[Opening MATERIAL SHOWN section]

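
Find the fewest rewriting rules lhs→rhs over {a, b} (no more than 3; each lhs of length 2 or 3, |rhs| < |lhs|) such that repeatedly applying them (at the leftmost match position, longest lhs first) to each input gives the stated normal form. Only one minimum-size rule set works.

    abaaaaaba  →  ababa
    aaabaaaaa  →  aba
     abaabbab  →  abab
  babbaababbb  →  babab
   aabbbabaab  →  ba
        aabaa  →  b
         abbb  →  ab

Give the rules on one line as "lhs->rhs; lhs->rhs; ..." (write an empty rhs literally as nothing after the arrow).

  | abaaaaaba => abaaaba => ababa
  | aaabaaaaa => abaaaaa => abaaa => aba
  | abaabbab => abbbab => abab
  | babbaababbb => baaababbb => bababbb => babab

aa->; bb->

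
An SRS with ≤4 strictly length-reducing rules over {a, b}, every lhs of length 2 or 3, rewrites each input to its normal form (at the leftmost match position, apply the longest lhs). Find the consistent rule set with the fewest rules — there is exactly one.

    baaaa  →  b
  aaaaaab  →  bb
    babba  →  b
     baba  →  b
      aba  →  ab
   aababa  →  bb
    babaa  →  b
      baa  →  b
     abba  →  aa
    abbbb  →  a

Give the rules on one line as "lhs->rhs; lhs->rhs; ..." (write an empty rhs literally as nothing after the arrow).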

[Closing MATERIAL SHOWN section]

AIM OF THE TASK: Which lines of the listing contain the string "match"? Copy every one of them.

SOLUTION:
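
Find the fewest rewriting rules lhs→rhs over {a, b} (no more than 3; each lhs of length 2 or 3, |rhs| < |lhs|) such that repeatedly applying them (at the leftmost match position, longest lhs first) to each input gives the stated normal form. Only one minimum-size rule set works.
An SRS with ≤4 strictly length-reducing rules over {a, b}, every lhs of length 2 or 3, rewrites each input to its normal form (at the leftmost match position, apply the longest lhs). Find the consistent rule set with the fewest rules — there is exactly one.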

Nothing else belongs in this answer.